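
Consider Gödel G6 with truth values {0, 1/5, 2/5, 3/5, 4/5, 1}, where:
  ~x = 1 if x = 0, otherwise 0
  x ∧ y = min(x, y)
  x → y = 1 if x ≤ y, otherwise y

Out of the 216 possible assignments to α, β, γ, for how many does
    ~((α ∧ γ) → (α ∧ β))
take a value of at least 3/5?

value 1: 25 assignments (counts)
value 0: 191 assignments
So 25 of the 216 assignments meet the threshold.

25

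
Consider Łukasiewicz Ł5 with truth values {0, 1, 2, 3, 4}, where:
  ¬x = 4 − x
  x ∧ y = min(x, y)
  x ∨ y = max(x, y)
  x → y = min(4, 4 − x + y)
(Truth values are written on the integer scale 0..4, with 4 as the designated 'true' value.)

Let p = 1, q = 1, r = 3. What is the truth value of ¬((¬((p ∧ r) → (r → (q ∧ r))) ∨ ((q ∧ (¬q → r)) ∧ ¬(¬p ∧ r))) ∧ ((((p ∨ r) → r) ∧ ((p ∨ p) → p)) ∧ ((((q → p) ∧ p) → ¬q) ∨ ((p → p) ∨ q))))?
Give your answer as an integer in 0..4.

3

p ∧ r = 1 ∧ 3 = 1
q ∧ r = 1 ∧ 3 = 1
r → (q ∧ r) = 3 → 1 = 2
(p ∧ r) → (r → (q ∧ r)) = 1 → 2 = 4
¬((p ∧ r) → (r → (q ∧ r))) = ¬4 = 0
¬q = ¬1 = 3
¬q → r = 3 → 3 = 4
q ∧ (¬q → r) = 1 ∧ 4 = 1
¬p = ¬1 = 3
¬p ∧ r = 3 ∧ 3 = 3
¬(¬p ∧ r) = ¬3 = 1
(q ∧ (¬q → r)) ∧ ¬(¬p ∧ r) = 1 ∧ 1 = 1
¬((p ∧ r) → (r → (q ∧ r))) ∨ ((q ∧ (¬q → r)) ∧ ¬(¬p ∧ r)) = 0 ∨ 1 = 1
p ∨ r = 1 ∨ 3 = 3
(p ∨ r) → r = 3 → 3 = 4
p ∨ p = 1 ∨ 1 = 1
(p ∨ p) → p = 1 → 1 = 4
((p ∨ r) → r) ∧ ((p ∨ p) → p) = 4 ∧ 4 = 4
q → p = 1 → 1 = 4
(q → p) ∧ p = 4 ∧ 1 = 1
¬q = ¬1 = 3
((q → p) ∧ p) → ¬q = 1 → 3 = 4
p → p = 1 → 1 = 4
(p → p) ∨ q = 4 ∨ 1 = 4
(((q → p) ∧ p) → ¬q) ∨ ((p → p) ∨ q) = 4 ∨ 4 = 4
(((p ∨ r) → r) ∧ ((p ∨ p) → p)) ∧ ((((q → p) ∧ p) → ¬q) ∨ ((p → p) ∨ q)) = 4 ∧ 4 = 4
(¬((p ∧ r) → (r → (q ∧ r))) ∨ ((q ∧ (¬q → r)) ∧ ¬(¬p ∧ r))) ∧ ((((p ∨ r) → r) ∧ ((p ∨ p) → p)) ∧ ((((q → p) ∧ p) → ¬q) ∨ ((p → p) ∨ q))) = 1 ∧ 4 = 1
¬((¬((p ∧ r) → (r → (q ∧ r))) ∨ ((q ∧ (¬q → r)) ∧ ¬(¬p ∧ r))) ∧ ((((p ∨ r) → r) ∧ ((p ∨ p) → p)) ∧ ((((q → p) ∧ p) → ¬q) ∨ ((p → p) ∨ q)))) = ¬1 = 3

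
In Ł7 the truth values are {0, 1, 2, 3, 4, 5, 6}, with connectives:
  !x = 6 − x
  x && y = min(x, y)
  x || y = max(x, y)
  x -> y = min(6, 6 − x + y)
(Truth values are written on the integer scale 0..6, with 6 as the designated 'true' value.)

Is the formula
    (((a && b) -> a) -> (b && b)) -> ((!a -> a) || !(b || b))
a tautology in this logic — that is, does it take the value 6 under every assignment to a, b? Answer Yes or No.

Counterexample: take a = 0, b = 4.
a && b = 0 && 4 = 0
(a && b) -> a = 0 -> 0 = 6
b && b = 4 && 4 = 4
((a && b) -> a) -> (b && b) = 6 -> 4 = 4
!a = !0 = 6
!a -> a = 6 -> 0 = 0
b || b = 4 || 4 = 4
!(b || b) = !4 = 2
(!a -> a) || !(b || b) = 0 || 2 = 2
(((a && b) -> a) -> (b && b)) -> ((!a -> a) || !(b || b)) = 4 -> 2 = 4
This gives 4 ≠ 6.

No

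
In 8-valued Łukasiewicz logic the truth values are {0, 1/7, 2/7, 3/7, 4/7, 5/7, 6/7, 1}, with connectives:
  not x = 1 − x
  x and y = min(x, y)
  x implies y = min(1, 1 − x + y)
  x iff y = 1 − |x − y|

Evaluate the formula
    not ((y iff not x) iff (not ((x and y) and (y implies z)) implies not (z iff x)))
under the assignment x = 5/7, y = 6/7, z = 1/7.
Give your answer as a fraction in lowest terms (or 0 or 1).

not x = not 5/7 = 2/7
y iff not x = 6/7 iff 2/7 = 3/7
x and y = 5/7 and 6/7 = 5/7
y implies z = 6/7 implies 1/7 = 2/7
(x and y) and (y implies z) = 5/7 and 2/7 = 2/7
not ((x and y) and (y implies z)) = not 2/7 = 5/7
z iff x = 1/7 iff 5/7 = 3/7
not (z iff x) = not 3/7 = 4/7
not ((x and y) and (y implies z)) implies not (z iff x) = 5/7 implies 4/7 = 6/7
(y iff not x) iff (not ((x and y) and (y implies z)) implies not (z iff x)) = 3/7 iff 6/7 = 4/7
not ((y iff not x) iff (not ((x and y) and (y implies z)) implies not (z iff x))) = not 4/7 = 3/7

3/7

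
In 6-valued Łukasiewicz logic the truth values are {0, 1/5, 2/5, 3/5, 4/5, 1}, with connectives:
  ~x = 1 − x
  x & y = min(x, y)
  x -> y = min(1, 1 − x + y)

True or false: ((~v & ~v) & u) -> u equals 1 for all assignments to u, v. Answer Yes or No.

Yes

At u = 1/5, v = 0, for instance:
~v = ~0 = 1
~v = ~0 = 1
~v & ~v = 1 & 1 = 1
(~v & ~v) & u = 1 & 1/5 = 1/5
((~v & ~v) & u) -> u = 1/5 -> 1/5 = 1
and checking the remaining 35 assignments likewise gives ≥ 1 in every case.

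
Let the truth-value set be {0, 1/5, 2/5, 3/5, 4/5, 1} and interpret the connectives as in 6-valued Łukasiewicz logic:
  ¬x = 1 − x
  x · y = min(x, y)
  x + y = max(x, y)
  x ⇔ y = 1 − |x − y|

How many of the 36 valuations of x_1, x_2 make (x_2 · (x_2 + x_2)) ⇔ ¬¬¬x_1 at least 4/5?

value 1: 6 assignments (counts)
value 4/5: 10 assignments (counts)
value 3/5: 8 assignments
value 2/5: 6 assignments
value 1/5: 4 assignments
value 0: 2 assignments
So 16 of the 36 assignments meet the threshold.

16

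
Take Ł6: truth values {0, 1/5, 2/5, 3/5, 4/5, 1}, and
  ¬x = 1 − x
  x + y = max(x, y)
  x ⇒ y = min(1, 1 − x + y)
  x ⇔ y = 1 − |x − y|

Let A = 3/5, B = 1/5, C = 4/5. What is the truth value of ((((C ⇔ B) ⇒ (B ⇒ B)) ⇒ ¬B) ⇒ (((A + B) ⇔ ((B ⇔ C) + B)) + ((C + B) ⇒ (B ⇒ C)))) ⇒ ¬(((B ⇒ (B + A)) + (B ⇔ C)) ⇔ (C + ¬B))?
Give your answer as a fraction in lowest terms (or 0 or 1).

1/5

C ⇔ B = 4/5 ⇔ 1/5 = 2/5
B ⇒ B = 1/5 ⇒ 1/5 = 1
(C ⇔ B) ⇒ (B ⇒ B) = 2/5 ⇒ 1 = 1
¬B = ¬1/5 = 4/5
((C ⇔ B) ⇒ (B ⇒ B)) ⇒ ¬B = 1 ⇒ 4/5 = 4/5
A + B = 3/5 + 1/5 = 3/5
B ⇔ C = 1/5 ⇔ 4/5 = 2/5
(B ⇔ C) + B = 2/5 + 1/5 = 2/5
(A + B) ⇔ ((B ⇔ C) + B) = 3/5 ⇔ 2/5 = 4/5
C + B = 4/5 + 1/5 = 4/5
B ⇒ C = 1/5 ⇒ 4/5 = 1
(C + B) ⇒ (B ⇒ C) = 4/5 ⇒ 1 = 1
((A + B) ⇔ ((B ⇔ C) + B)) + ((C + B) ⇒ (B ⇒ C)) = 4/5 + 1 = 1
(((C ⇔ B) ⇒ (B ⇒ B)) ⇒ ¬B) ⇒ (((A + B) ⇔ ((B ⇔ C) + B)) + ((C + B) ⇒ (B ⇒ C))) = 4/5 ⇒ 1 = 1
B + A = 1/5 + 3/5 = 3/5
B ⇒ (B + A) = 1/5 ⇒ 3/5 = 1
B ⇔ C = 1/5 ⇔ 4/5 = 2/5
(B ⇒ (B + A)) + (B ⇔ C) = 1 + 2/5 = 1
¬B = ¬1/5 = 4/5
C + ¬B = 4/5 + 4/5 = 4/5
((B ⇒ (B + A)) + (B ⇔ C)) ⇔ (C + ¬B) = 1 ⇔ 4/5 = 4/5
¬(((B ⇒ (B + A)) + (B ⇔ C)) ⇔ (C + ¬B)) = ¬4/5 = 1/5
((((C ⇔ B) ⇒ (B ⇒ B)) ⇒ ¬B) ⇒ (((A + B) ⇔ ((B ⇔ C) + B)) + ((C + B) ⇒ (B ⇒ C)))) ⇒ ¬(((B ⇒ (B + A)) + (B ⇔ C)) ⇔ (C + ¬B)) = 1 ⇒ 1/5 = 1/5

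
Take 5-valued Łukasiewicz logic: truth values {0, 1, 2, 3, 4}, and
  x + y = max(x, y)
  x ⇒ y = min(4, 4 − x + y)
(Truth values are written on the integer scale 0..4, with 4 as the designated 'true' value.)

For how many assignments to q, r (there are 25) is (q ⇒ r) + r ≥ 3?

value 4: 15 assignments (counts)
value 3: 4 assignments (counts)
value 2: 3 assignments
value 1: 2 assignments
value 0: 1 assignment
So 19 of the 25 assignments meet the threshold.

19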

= = = =

:: PROBLEM DETAILS ::
Check each line of the entries for the string "Consider". Copy the lines that have it.

:: RESPONSE BOX ::
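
Consider Gödel G6 with truth values {0, 1/5, 2/5, 3/5, 4/5, 1}, where:
Consider Łukasiewicz Ł5 with truth values {0, 1, 2, 3, 4}, where: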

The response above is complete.